---------- EXCERPTED DATA ----------
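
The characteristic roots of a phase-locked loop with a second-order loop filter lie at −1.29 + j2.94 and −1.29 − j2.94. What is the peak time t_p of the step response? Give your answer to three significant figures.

t_p = π/ω_d with ω_d = 2.94 (the imaginary part), so t_p = 1.07 s.

t_p ≈ 1.07 s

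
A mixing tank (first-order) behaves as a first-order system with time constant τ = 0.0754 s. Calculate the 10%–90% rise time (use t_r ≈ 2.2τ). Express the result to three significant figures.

t_r ≈ 0.166 s

t_r ≈ 2.2τ = 0.166 s.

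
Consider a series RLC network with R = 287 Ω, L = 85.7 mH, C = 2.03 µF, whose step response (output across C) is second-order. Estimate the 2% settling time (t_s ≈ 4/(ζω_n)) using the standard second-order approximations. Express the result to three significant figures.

t_s ≈ 0.00239 s

For a series RLC circuit (capacitor voltage as output), ω_n = 1/√(LC) = 1/√(85.7 mH · 2.03 µF) = 2400 rad/s.
ζ = (R/2)·√(C/L) = (287/2)·√(2.03 µF/85.7 mH) = 0.698.
t_s ≈ 4/(ζω_n) = 0.00239 s.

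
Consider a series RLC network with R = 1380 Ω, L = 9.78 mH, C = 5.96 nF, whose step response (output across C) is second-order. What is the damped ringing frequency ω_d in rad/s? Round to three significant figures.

For a series RLC circuit (capacitor voltage as output), ω_n = 1/√(LC) = 1/√(9.78 mH · 5.96 nF) = 131000 rad/s.
ζ = (R/2)·√(C/L) = (1380/2)·√(5.96 nF/9.78 mH) = 0.539.
ω_d = 131000·√(1 − 0.539²) = 110000 rad/s.

ω_d ≈ 110000 rad/s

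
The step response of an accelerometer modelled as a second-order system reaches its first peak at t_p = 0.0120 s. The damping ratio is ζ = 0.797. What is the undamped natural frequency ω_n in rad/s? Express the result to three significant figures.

ω_n ≈ 433 rad/s

Peak time t_p = π/ω_d, so ω_d = π/t_p = π/0.0120 = 262 rad/s.
ω_n = ω_d/√(1−ζ²) = 262/√0.365 = 433 rad/s.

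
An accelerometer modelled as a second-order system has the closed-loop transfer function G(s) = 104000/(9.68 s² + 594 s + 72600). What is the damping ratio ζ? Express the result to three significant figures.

ζ ≈ 0.354

Dividing through by 9.68: denominator becomes s² + 61.36 s + 7500.
So ω_n = √7500 = 86.6 rad/s and ζ = 61.36/(2·86.6) = 0.354.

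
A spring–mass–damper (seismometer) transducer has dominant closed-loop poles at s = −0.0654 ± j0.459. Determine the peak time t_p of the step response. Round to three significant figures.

t_p = π/ω_d with ω_d = 0.459 (the imaginary part), so t_p = 6.84 s.

t_p ≈ 6.84 s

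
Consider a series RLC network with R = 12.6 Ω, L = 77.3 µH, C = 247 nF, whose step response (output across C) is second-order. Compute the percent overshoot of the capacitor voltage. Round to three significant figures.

%OS ≈ 30.2%

For a series RLC circuit (capacitor voltage as output), ω_n = 1/√(LC) = 1/√(77.3 µH · 247 nF) = 229000 rad/s.
ζ = (R/2)·√(C/L) = (12.6/2)·√(247 nF/77.3 µH) = 0.356.
%OS = 100 e^{−πζ/√(1−ζ²)} with ζ = 0.356 gives 30.2%.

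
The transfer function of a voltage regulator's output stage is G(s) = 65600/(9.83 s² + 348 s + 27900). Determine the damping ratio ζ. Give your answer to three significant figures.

ζ ≈ 0.332

Dividing through by 9.83: denominator becomes s² + 35.40 s + 2838.
So ω_n = √2838 = 53.3 rad/s and ζ = 35.40/(2·53.3) = 0.332.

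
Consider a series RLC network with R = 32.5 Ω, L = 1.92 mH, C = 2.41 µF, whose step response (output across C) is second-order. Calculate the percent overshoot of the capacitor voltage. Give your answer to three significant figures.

For a series RLC circuit (capacitor voltage as output), ω_n = 1/√(LC) = 1/√(1.92 mH · 2.41 µF) = 14700 rad/s.
ζ = (R/2)·√(C/L) = (32.5/2)·√(2.41 µF/1.92 mH) = 0.576.
%OS = 100 e^{−πζ/√(1−ζ²)} with ζ = 0.576 gives 10.9%.

%OS ≈ 10.9%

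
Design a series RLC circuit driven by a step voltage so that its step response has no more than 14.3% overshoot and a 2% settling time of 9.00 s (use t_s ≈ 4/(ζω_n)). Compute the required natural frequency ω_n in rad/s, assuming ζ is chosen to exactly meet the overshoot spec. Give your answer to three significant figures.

Inverting the overshoot relation: ζ = |ln 0.143|/√(π² + ln²0.143) = 0.526.
Then ω_n = 4/(ζ t_s) = 4/(0.526 × 9.00) = 0.844 rad/s.

ω_n ≈ 0.844 rad/s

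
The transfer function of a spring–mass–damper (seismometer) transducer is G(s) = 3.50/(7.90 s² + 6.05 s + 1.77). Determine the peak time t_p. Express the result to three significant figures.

t_p ≈ 11.3 s

Dividing through by 7.90: denominator becomes s² + 0.7658 s + 0.2241.
So ω_n = √0.2241 = 0.473 rad/s and ζ = 0.7658/(2·0.473) = 0.809.
The damped frequency ω_d = ω_n√(1−ζ²) = 0.278 rad/s. t_p = π/ω_d = 11.3 s.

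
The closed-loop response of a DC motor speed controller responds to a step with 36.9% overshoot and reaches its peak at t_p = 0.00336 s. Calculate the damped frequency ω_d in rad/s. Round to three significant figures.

ω_d ≈ 935 rad/s

t_p = π/ω_d, so ω_d = π/0.00336 = 935 rad/s.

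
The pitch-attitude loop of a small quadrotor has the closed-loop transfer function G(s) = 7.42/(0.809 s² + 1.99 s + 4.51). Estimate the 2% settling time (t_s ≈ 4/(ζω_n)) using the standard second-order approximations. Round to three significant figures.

Dividing through by 0.809: denominator becomes s² + 2.460 s + 5.575.
So ω_n = √5.575 = 2.36 rad/s and ζ = 2.460/(2·2.36) = 0.521.
t_s ≈ 4/(ζω_n) = 3.25 s.

t_s ≈ 3.25 s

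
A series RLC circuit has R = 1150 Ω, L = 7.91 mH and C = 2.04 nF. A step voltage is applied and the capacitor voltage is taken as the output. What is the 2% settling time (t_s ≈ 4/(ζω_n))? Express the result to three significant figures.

For a series RLC circuit (capacitor voltage as output), ω_n = 1/√(LC) = 1/√(7.91 mH · 2.04 nF) = 249000 rad/s.
ζ = (R/2)·√(C/L) = (1150/2)·√(2.04 nF/7.91 mH) = 0.292.
t_s ≈ 4/(ζω_n) = 0.0000550 s.

t_s ≈ 0.0000550 s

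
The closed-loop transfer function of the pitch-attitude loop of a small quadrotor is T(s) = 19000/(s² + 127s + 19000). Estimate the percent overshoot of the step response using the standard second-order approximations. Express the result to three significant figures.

Matching coefficients with s² + 2ζω_n s + ω_n² gives ω_n² = 19000 ⇒ ω_n = 138 rad/s, and ζ = 127/(2ω_n) = 0.461.
Overshoot: exp(−π·0.461/√(1−0.461²)) = 0.196, i.e. 19.6%.

%OS ≈ 19.6%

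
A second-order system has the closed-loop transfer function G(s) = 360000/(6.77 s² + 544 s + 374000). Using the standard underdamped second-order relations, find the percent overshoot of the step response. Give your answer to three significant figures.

%OS ≈ 58.0%

Dividing through by 6.77: denominator becomes s² + 80.35 s + 55240.
So ω_n = √55240 = 235 rad/s and ζ = 80.35/(2·235) = 0.171.
%OS = 100 e^{−πζ/√(1−ζ²)} with ζ = 0.171 gives 58.0%.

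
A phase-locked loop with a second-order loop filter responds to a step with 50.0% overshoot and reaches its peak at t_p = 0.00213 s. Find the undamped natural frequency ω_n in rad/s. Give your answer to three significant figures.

ζ from %OS: ζ = |ln 0.500|/√(π²+ln²0.500) = 0.215.
From t_p = π/ω_d, ω_d = π/0.00213 = 1470 rad/s, so ω_n = ω_d/√(1−ζ²) = 1510 rad/s.

ω_n ≈ 1510 rad/s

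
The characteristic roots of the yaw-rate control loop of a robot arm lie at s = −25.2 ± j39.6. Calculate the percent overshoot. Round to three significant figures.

The poles are at −σ ± jω_d with σ = 25.2 and ω_d = 39.6, so ω_n = √(σ²+ω_d²) = 46.9 rad/s and ζ = σ/ω_n = 0.537.
Overshoot: exp(−π·0.537/√(1−0.537²)) = 0.135, i.e. 13.5%.

%OS ≈ 13.5%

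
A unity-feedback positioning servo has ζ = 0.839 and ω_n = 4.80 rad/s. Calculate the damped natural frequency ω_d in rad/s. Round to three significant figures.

ω_d ≈ 2.61 rad/s

ω_d = ω_n√(1−ζ²) = 4.80·√0.296 = 2.61 rad/s.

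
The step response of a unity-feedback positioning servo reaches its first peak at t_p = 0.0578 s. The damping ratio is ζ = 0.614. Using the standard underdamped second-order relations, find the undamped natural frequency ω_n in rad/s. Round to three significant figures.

Peak time t_p = π/ω_d, so ω_d = π/t_p = π/0.0578 = 54.4 rad/s.
ω_n = ω_d/√(1−ζ²) = 54.4/√0.623 = 68.9 rad/s.

ω_n ≈ 68.9 rad/s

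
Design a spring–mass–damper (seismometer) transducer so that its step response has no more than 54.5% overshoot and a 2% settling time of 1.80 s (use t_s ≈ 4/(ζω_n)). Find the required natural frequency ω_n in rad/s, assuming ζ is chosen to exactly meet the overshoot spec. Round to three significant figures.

ω_n ≈ 11.7 rad/s

Inverting the overshoot relation: ζ = |ln 0.545|/√(π² + ln²0.545) = 0.190.
From t_s ≈ 4/(ζω_n): ω_n = 4/(ζ·t_s) = 4/(0.190·1.80) = 11.7 rad/s.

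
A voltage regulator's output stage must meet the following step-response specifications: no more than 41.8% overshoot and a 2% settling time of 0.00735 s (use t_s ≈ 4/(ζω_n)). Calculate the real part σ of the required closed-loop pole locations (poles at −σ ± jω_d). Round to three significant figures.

The settling-time spec alone fixes σ = ζω_n = 4/t_s = 4/0.00735 = 544.
(Overshoot then fixes ζ = 0.268 and hence ω_d = σ·√(1−ζ²)/ζ = 1960 rad/s.)

σ ≈ 544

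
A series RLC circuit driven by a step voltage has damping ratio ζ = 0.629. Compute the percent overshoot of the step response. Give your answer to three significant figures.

%OS ≈ 7.87%

For an underdamped second-order system, %OS = 100·exp(−πζ/√(1−ζ²)).
πζ/√(1−ζ²) = π·0.629/√(1−0.396) = 2.542, so %OS = 100·e^(−2.542) = 7.87%.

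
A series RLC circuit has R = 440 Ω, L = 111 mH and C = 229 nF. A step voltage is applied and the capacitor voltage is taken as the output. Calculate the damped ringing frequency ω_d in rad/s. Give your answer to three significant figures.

For a series RLC circuit (capacitor voltage as output), ω_n = 1/√(LC) = 1/√(111 mH · 229 nF) = 6270 rad/s.
ζ = (R/2)·√(C/L) = (440/2)·√(229 nF/111 mH) = 0.316.
ω_d = 6270·√(1 − 0.316²) = 5950 rad/s.

ω_d ≈ 5950 rad/s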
----------
EXERCISE REQUIREMENTS
Word for word, restate the lines from the one holding "A series RLC circuit driven by a step voltage has" to the last line of the records.

EXERCISE SOLUTION
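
A series RLC circuit driven by a step voltage has damping ratio ζ = 0.629. Compute the percent overshoot of the step response. Give your answer to three significant figures.

%OS ≈ 7.87%

For an underdamped second-order system, %OS = 100·exp(−πζ/√(1−ζ²)).
πζ/√(1−ζ²) = π·0.629/√(1−0.396) = 2.542, so %OS = 100·e^(−2.542) = 7.87%.

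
A series RLC circuit has R = 440 Ω, L = 111 mH and C = 229 nF. A step voltage is applied and the capacitor voltage is taken as the output. Calculate the damped ringing frequency ω_d in rad/s. Give your answer to three significant figures.

For a series RLC circuit (capacitor voltage as output), ω_n = 1/√(LC) = 1/√(111 mH · 229 nF) = 6270 rad/s.
ζ = (R/2)·√(C/L) = (440/2)·√(229 nF/111 mH) = 0.316.
ω_d = 6270·√(1 − 0.316²) = 5950 rad/s.

ω_d ≈ 5950 rad/s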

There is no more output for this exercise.